### Exercise directions
If a line below contains the string "those", return that line.

### Dataset entries
++++
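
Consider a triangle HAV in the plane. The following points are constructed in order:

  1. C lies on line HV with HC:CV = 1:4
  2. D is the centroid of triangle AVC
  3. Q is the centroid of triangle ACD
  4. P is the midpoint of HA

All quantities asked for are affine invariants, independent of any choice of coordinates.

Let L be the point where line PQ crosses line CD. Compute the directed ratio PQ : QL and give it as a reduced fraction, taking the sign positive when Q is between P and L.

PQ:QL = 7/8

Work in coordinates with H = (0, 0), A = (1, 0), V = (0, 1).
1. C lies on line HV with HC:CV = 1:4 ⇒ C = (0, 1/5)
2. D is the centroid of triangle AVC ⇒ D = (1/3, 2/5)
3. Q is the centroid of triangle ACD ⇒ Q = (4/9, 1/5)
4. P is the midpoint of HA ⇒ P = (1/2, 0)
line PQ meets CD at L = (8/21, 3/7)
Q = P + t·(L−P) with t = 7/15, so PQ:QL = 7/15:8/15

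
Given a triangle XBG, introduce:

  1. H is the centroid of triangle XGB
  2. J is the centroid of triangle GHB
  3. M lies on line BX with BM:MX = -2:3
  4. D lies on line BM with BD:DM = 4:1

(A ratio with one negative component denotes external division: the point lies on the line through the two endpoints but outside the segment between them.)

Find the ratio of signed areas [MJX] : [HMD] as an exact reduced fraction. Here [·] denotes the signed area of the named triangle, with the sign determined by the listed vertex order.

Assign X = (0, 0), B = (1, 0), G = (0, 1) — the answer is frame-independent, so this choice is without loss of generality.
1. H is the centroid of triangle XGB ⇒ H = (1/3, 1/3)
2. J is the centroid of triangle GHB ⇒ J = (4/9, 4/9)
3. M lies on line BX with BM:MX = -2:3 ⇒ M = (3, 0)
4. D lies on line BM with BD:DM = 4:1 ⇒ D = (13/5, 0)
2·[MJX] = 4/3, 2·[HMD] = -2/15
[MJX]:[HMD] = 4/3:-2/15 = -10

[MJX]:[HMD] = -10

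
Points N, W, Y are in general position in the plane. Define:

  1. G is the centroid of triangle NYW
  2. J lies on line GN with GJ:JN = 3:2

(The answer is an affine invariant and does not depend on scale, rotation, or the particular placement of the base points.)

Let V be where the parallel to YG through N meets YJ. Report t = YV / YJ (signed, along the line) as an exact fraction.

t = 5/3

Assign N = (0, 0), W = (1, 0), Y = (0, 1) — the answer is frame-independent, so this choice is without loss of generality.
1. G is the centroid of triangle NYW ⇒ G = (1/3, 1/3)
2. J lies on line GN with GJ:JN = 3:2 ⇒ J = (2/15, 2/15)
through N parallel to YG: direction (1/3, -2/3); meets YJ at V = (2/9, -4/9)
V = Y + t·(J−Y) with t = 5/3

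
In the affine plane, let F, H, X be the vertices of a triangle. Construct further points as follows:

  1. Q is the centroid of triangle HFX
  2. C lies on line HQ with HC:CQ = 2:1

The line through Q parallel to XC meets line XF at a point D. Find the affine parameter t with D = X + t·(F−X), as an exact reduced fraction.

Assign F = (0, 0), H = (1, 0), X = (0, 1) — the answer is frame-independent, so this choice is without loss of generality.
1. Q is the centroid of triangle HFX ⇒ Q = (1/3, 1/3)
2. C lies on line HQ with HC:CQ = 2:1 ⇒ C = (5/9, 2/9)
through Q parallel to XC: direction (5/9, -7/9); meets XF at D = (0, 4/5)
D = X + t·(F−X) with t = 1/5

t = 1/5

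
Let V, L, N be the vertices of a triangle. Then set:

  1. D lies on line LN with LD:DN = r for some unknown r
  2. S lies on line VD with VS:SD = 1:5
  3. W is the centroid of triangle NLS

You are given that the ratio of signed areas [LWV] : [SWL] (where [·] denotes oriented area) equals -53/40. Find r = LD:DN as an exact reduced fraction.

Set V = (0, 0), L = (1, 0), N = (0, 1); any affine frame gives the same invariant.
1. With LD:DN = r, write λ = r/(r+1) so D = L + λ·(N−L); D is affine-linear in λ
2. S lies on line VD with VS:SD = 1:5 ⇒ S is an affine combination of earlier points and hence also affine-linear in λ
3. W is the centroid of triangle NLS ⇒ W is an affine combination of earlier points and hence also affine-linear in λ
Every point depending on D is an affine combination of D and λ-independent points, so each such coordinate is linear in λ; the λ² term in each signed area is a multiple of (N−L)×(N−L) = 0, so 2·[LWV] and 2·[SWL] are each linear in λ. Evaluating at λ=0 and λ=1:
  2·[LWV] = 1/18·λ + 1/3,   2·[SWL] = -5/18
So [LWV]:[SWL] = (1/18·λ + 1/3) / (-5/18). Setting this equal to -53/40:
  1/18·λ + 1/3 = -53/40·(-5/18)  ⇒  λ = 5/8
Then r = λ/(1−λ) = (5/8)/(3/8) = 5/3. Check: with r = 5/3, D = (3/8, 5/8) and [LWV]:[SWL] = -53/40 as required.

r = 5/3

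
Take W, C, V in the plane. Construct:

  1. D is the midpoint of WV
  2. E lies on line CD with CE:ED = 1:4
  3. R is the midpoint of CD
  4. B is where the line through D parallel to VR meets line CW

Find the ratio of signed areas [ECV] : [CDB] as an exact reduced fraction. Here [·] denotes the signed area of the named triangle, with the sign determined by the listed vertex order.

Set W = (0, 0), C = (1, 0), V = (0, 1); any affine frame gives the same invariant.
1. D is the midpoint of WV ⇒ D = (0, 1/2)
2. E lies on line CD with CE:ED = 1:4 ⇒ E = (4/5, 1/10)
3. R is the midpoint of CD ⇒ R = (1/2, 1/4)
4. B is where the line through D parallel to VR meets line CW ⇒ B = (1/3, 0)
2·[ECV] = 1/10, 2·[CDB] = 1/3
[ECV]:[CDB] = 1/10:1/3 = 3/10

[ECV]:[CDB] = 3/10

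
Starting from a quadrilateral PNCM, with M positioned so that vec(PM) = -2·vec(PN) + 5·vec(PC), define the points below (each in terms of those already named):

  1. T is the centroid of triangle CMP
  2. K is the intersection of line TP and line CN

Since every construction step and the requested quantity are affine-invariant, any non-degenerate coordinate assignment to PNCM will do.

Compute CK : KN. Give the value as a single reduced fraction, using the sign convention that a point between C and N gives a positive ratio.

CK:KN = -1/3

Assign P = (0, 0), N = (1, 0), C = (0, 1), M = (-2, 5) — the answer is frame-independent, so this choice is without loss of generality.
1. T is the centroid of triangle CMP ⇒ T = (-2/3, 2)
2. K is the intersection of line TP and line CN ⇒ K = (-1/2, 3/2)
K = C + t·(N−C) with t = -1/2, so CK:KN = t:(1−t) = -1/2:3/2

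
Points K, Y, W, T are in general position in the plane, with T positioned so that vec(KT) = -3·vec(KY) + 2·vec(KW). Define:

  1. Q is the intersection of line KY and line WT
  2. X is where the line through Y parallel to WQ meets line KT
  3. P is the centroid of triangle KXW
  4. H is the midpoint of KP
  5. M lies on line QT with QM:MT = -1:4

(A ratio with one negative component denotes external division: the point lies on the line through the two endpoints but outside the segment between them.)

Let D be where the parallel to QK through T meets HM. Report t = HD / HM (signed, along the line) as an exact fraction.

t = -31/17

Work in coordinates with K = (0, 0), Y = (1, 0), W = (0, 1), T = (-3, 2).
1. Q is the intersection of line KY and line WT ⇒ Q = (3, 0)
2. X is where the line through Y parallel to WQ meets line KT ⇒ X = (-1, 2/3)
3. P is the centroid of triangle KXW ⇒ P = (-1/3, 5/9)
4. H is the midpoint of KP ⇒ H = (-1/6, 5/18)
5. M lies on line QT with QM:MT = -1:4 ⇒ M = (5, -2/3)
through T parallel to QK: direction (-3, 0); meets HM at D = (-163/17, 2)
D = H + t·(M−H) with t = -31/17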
++++
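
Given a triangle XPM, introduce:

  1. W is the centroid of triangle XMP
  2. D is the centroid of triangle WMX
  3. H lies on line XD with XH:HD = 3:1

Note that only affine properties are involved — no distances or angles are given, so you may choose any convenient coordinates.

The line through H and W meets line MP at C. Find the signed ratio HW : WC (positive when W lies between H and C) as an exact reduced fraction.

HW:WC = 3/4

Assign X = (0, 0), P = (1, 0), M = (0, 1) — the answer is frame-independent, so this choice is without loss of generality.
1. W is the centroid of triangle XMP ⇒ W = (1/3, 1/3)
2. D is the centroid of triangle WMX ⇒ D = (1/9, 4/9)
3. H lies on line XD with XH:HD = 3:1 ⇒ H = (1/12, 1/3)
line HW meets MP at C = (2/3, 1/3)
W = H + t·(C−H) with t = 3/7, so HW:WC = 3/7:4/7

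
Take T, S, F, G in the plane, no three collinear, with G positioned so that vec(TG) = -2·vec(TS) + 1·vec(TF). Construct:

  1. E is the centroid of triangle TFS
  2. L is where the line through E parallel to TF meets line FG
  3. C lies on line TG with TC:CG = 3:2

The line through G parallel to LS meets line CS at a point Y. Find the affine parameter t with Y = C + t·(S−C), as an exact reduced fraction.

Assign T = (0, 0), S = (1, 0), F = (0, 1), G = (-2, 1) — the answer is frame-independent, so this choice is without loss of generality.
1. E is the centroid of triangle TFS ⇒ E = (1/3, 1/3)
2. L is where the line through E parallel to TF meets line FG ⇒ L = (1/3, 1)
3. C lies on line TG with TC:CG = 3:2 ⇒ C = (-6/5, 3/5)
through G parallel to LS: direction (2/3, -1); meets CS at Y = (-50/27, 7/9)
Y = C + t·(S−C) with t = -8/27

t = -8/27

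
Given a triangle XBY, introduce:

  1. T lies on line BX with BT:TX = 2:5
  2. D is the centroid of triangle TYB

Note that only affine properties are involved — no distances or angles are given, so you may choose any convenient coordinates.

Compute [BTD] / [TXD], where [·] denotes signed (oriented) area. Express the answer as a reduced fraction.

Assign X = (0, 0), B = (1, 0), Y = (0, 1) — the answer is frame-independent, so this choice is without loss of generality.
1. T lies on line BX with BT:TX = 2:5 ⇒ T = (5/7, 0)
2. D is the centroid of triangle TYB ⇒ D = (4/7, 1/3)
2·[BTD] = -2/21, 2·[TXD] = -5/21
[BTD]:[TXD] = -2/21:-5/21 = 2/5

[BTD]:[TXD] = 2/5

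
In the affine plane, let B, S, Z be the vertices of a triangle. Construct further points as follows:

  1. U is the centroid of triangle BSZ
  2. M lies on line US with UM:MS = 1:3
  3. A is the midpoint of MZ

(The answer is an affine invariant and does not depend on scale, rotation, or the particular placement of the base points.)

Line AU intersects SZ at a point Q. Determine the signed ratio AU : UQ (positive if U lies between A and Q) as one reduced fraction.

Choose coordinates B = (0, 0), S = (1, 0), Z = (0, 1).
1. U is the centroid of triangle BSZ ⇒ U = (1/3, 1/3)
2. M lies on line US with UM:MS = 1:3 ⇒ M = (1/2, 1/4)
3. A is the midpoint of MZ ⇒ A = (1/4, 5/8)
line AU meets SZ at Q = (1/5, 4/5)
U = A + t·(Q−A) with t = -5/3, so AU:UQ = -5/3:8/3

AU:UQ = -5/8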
++++
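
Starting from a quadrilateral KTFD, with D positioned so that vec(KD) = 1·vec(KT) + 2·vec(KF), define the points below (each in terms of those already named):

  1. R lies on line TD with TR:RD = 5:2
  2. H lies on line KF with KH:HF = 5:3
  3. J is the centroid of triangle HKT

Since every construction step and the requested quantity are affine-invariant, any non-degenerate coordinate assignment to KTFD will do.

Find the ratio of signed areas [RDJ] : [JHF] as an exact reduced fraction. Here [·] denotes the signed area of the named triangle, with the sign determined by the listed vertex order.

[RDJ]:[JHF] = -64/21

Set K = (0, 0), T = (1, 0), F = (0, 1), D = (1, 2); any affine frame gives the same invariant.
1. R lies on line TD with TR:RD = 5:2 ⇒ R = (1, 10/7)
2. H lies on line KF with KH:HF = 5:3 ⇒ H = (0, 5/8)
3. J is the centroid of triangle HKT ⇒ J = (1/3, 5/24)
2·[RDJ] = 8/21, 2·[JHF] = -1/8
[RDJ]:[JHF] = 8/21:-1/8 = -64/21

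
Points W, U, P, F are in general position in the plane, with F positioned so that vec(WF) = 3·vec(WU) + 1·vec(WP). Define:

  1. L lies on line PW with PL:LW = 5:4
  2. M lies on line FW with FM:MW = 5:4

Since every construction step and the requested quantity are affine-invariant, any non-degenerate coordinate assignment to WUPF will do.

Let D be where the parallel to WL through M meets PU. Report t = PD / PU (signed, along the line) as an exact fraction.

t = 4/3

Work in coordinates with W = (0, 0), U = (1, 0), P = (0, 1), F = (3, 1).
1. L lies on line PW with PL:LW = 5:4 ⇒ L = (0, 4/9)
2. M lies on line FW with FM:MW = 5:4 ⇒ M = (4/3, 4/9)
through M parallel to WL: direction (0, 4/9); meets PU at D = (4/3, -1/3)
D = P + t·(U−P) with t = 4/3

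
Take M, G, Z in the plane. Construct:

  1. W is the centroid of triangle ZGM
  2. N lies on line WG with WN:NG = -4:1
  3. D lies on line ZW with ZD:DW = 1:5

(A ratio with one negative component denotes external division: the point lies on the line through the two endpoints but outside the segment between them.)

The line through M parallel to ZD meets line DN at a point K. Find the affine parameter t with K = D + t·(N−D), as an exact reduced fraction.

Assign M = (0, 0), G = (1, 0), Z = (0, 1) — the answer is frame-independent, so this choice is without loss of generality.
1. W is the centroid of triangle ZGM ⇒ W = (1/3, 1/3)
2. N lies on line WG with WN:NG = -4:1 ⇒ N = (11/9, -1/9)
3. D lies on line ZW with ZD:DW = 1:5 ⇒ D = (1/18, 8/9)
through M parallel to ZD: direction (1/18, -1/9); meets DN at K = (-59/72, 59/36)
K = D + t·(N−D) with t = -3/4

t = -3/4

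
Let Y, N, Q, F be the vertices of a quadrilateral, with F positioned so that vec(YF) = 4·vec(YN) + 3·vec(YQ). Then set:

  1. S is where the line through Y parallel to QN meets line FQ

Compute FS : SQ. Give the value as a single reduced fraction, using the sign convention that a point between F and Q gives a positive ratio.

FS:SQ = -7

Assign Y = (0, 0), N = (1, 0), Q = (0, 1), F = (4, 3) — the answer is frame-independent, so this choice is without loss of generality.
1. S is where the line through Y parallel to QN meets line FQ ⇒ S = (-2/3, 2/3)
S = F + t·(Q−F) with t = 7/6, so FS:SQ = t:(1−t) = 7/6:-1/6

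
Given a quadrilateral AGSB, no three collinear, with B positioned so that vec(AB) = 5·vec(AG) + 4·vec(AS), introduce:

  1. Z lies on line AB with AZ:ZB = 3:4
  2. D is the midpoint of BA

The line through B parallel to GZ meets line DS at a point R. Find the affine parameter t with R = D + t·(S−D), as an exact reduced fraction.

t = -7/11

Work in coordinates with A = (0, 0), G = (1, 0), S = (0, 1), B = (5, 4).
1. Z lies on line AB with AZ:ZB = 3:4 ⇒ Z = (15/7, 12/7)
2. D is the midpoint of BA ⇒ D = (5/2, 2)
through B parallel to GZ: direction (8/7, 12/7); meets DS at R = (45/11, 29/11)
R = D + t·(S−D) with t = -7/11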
++++
### Task output
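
Starting from a quadrilateral PNCM, with M positioned so that vec(PM) = -2·vec(PN) + 5·vec(PC), define the points below (each in terms of those already named):
Starting from a quadrilateral KTFD, with D positioned so that vec(KD) = 1·vec(KT) + 2·vec(KF), define the points below (each in terms of those already named):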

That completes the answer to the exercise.